Activity: Show each line of the records in which the word "longer" occurs.

Entries provided section start

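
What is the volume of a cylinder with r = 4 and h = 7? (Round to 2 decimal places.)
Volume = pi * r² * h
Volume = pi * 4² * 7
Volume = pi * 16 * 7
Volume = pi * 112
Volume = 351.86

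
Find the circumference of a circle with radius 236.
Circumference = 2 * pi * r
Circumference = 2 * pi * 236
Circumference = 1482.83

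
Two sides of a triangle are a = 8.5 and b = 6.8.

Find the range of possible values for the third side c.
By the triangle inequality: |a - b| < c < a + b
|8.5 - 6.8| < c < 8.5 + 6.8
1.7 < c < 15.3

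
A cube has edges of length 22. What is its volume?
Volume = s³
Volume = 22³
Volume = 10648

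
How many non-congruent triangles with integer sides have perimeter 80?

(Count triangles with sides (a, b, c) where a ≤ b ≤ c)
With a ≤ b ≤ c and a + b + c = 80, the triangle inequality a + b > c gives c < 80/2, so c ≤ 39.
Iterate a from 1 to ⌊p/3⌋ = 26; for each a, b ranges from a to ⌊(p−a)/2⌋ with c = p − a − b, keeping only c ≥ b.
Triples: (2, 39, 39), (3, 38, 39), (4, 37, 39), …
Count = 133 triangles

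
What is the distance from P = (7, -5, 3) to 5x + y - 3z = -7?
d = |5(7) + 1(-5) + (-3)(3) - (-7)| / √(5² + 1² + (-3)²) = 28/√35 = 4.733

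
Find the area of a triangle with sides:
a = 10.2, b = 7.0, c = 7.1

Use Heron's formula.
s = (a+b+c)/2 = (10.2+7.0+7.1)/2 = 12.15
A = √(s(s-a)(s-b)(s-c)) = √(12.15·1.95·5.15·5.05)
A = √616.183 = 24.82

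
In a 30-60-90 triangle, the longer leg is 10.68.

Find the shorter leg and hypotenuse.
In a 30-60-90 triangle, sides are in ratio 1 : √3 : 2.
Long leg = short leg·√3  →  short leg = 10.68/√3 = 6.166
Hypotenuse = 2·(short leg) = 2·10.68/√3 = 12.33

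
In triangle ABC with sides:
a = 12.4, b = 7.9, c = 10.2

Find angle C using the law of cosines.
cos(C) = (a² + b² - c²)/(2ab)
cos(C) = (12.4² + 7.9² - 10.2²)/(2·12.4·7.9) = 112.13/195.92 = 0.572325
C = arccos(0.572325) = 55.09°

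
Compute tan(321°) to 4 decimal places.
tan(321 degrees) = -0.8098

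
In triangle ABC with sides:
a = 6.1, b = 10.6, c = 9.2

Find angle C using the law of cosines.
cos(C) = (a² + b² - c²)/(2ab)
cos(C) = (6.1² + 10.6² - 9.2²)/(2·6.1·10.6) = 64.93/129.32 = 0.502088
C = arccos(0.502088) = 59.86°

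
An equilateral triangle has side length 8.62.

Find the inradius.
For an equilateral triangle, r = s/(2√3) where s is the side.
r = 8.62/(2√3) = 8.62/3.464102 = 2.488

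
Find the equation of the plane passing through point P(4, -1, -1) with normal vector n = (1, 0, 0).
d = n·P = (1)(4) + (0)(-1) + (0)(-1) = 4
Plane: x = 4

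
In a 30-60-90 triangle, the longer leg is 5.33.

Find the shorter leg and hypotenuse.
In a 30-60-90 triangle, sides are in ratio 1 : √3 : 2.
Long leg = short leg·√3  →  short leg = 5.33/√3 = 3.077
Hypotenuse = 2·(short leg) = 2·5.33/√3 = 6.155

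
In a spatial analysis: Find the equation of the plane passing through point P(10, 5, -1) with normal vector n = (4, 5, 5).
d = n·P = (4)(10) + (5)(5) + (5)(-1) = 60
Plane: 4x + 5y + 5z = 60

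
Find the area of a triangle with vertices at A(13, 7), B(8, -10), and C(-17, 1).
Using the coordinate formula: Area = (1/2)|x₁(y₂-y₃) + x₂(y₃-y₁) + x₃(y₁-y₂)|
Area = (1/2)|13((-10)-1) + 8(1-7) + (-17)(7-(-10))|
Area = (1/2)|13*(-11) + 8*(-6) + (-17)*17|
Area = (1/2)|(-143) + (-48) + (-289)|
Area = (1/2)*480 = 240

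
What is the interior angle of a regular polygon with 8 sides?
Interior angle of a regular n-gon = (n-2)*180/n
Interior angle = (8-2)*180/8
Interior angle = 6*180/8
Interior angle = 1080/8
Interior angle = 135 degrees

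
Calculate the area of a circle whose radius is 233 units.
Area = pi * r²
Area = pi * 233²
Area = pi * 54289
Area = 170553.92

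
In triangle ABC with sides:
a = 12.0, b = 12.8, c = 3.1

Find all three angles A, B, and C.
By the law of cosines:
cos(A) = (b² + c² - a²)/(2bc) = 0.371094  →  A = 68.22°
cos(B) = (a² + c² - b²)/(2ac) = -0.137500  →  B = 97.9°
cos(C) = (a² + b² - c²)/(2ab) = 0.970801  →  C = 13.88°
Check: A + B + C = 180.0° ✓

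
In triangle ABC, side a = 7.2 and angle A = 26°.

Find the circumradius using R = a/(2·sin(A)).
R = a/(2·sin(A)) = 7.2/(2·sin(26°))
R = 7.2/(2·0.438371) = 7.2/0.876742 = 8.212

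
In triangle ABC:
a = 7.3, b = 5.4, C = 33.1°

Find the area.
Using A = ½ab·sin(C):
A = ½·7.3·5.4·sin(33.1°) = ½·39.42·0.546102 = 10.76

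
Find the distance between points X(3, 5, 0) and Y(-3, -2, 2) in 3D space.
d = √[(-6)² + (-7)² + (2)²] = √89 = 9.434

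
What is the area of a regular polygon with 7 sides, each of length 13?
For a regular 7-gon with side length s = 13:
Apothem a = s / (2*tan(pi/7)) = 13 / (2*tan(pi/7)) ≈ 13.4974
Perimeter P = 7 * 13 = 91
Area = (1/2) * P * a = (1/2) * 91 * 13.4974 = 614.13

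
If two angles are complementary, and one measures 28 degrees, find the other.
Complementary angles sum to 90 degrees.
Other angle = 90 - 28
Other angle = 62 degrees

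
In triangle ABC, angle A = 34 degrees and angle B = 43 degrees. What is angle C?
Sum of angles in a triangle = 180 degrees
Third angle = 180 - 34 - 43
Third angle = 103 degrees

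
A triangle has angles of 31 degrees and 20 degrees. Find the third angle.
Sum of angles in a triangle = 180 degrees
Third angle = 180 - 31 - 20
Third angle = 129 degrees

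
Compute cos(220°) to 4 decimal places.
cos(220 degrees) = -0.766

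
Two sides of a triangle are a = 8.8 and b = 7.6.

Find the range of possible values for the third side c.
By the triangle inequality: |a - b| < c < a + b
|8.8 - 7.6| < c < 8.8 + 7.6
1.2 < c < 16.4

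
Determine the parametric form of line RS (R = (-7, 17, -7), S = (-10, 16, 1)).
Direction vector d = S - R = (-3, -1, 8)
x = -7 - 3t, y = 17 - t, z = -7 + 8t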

Entries provided section end

Exercise response:
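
In a 30-60-90 triangle, the longer leg is 10.68.
In a 30-60-90 triangle, the longer leg is 5.33.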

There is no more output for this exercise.